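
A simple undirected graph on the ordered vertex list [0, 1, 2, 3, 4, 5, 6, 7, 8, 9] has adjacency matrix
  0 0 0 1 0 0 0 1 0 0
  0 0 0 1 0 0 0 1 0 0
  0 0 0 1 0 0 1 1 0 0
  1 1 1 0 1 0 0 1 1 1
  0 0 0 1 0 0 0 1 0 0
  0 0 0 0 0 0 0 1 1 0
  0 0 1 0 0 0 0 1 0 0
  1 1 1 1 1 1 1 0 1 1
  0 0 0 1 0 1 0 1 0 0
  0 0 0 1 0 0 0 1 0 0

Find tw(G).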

Goal of the exercise ->
Nothing in the records should change when you repeat them all.

Response area ->
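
A simple undirected graph on the ordered vertex list [0, 1, 2, 3, 4, 5, 6, 7, 8, 9] has adjacency matrix
  0 0 0 1 0 0 0 1 0 0
  0 0 0 1 0 0 0 1 0 0
  0 0 0 1 0 0 1 1 0 0
  1 1 1 0 1 0 0 1 1 1
  0 0 0 1 0 0 0 1 0 0
  0 0 0 0 0 0 0 1 1 0
  0 0 1 0 0 0 0 1 0 0
  1 1 1 1 1 1 1 0 1 1
  0 0 0 1 0 1 0 1 0 0
  0 0 0 1 0 0 0 1 0 0

Find tw(G).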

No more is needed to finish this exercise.